[DATA EXTRACTS — start]
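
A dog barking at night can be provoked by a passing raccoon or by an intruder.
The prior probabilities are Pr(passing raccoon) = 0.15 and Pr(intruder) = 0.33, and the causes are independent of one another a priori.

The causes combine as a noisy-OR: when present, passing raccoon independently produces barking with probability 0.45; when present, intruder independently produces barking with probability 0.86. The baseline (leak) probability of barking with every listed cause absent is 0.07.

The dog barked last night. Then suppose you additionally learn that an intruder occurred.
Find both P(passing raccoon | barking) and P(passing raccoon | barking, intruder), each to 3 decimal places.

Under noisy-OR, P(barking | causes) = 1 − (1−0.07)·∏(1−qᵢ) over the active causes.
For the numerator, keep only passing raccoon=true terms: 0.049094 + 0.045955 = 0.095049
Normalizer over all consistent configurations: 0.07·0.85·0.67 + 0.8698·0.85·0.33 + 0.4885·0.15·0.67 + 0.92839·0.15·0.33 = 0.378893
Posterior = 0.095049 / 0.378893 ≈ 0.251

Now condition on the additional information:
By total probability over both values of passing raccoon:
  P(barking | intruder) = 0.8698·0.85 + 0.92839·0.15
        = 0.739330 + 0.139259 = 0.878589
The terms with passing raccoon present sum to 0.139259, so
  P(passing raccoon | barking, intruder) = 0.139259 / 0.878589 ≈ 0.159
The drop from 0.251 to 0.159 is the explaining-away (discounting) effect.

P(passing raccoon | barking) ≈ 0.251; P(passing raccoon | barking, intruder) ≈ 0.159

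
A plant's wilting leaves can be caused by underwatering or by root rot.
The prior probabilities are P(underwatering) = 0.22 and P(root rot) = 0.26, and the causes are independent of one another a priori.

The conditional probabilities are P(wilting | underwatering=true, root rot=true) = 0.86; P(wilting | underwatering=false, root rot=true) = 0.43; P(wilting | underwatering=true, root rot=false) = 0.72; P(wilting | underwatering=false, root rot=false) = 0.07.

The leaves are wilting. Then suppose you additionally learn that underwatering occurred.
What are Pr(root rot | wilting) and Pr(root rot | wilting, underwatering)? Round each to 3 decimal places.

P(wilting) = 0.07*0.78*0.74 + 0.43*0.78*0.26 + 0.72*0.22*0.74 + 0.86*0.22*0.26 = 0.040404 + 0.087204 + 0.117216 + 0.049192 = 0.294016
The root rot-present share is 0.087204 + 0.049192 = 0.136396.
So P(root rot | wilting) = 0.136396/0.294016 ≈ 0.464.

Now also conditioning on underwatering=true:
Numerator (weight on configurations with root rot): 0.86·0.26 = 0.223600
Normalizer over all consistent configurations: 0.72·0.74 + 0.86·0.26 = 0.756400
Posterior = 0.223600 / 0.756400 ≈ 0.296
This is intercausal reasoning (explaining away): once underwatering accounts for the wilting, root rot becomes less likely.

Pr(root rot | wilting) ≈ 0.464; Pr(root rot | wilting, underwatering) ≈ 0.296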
[DATA EXTRACTS — finish]
## TASK PROMPT:
Say how many lines of the records include the word "prior", and give nothing but the number.

## EXPECTED ANSWER:
2